# WHAT YOU NEED TO DO
Every line below from the one containing "Work to 4 decimal places: a[i], v[i]" through the one containing "3. x[0] = x[0]" must be transcribed exactly. Omit all lines outside that stretch.

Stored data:

*** Block opens ***

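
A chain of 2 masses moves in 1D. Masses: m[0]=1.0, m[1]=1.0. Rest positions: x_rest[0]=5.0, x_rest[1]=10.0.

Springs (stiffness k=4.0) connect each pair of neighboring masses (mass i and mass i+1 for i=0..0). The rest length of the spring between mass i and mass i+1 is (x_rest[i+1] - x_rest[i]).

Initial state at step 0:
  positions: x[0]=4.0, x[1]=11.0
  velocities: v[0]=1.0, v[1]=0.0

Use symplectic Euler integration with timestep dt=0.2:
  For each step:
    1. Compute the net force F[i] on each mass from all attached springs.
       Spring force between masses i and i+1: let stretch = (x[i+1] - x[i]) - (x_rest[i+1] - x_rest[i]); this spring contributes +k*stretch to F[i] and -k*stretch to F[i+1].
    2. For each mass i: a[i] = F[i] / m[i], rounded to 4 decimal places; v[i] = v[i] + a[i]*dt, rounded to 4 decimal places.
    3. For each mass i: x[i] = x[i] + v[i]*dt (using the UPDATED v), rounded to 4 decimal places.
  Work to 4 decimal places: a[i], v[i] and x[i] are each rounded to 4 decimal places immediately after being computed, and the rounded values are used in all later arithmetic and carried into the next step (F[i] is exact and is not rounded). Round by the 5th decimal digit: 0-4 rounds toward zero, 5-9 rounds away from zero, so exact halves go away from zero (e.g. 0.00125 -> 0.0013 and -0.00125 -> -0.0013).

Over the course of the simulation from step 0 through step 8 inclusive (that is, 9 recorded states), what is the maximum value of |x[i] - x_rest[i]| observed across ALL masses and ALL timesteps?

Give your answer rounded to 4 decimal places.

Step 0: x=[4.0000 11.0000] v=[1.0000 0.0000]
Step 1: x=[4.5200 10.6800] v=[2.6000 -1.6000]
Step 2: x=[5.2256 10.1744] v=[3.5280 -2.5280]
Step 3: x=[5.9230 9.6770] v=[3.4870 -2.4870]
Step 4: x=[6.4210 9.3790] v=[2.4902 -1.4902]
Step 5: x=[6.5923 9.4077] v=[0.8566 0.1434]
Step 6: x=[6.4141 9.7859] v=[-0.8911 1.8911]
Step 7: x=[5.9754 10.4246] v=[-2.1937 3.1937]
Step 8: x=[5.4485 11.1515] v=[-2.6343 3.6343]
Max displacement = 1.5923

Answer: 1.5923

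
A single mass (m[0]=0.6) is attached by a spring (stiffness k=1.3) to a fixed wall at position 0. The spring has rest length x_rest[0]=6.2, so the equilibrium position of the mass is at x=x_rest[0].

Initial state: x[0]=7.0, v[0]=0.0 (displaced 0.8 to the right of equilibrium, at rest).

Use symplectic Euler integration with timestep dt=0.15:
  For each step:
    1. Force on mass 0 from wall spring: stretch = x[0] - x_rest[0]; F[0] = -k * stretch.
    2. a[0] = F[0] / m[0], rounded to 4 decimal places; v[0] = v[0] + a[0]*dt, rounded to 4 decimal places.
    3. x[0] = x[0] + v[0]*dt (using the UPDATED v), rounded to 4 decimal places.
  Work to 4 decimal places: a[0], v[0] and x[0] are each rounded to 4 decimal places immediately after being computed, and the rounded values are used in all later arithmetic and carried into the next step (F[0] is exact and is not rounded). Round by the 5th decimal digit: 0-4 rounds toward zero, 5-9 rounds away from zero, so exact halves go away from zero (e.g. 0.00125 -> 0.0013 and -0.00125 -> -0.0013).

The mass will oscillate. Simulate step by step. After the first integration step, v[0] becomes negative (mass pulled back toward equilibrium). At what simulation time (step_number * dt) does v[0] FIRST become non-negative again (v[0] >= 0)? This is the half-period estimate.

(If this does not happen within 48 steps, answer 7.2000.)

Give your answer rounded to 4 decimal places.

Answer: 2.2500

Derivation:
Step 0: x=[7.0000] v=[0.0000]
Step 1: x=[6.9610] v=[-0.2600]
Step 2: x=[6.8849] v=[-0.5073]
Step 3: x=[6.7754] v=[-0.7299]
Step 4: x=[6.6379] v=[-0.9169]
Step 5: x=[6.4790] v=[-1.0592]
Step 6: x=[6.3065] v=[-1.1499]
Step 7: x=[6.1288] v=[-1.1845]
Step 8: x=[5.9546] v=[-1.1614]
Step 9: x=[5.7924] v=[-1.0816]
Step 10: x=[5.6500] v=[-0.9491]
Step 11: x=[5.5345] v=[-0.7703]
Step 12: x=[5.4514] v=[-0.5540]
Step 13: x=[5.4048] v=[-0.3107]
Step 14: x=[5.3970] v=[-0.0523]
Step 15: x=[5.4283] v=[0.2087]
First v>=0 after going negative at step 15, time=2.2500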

*** Block closes ***

# EXERCISE RESPONSE
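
  Work to 4 decimal places: a[i], v[i] and x[i] are each rounded to 4 decimal places immediately after being computed, and the rounded values are used in all later arithmetic and carried into the next step (F[i] is exact and is not rounded). Round by the 5th decimal digit: 0-4 rounds toward zero, 5-9 rounds away from zero, so exact halves go away from zero (e.g. 0.00125 -> 0.0013 and -0.00125 -> -0.0013).

Over the course of the simulation from step 0 through step 8 inclusive (that is, 9 recorded states), what is the maximum value of |x[i] - x_rest[i]| observed across ALL masses and ALL timesteps?

Give your answer rounded to 4 decimal places.

Step 0: x=[4.0000 11.0000] v=[1.0000 0.0000]
Step 1: x=[4.5200 10.6800] v=[2.6000 -1.6000]
Step 2: x=[5.2256 10.1744] v=[3.5280 -2.5280]
Step 3: x=[5.9230 9.6770] v=[3.4870 -2.4870]
Step 4: x=[6.4210 9.3790] v=[2.4902 -1.4902]
Step 5: x=[6.5923 9.4077] v=[0.8566 0.1434]
Step 6: x=[6.4141 9.7859] v=[-0.8911 1.8911]
Step 7: x=[5.9754 10.4246] v=[-2.1937 3.1937]
Step 8: x=[5.4485 11.1515] v=[-2.6343 3.6343]
Max displacement = 1.5923

Answer: 1.5923

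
A single mass (m[0]=0.6) is attached by a spring (stiffness k=1.3) to a fixed wall at position 0. The spring has rest length x_rest[0]=6.2, so the equilibrium position of the mass is at x=x_rest[0].

Initial state: x[0]=7.0, v[0]=0.0 (displaced 0.8 to the right of equilibrium, at rest).

Use symplectic Euler integration with timestep dt=0.15:
  For each step:
    1. Force on mass 0 from wall spring: stretch = x[0] - x_rest[0]; F[0] = -k * stretch.
    2. a[0] = F[0] / m[0], rounded to 4 decimal places; v[0] = v[0] + a[0]*dt, rounded to 4 decimal places.
    3. x[0] = x[0] + v[0]*dt (using the UPDATED v), rounded to 4 decimal places.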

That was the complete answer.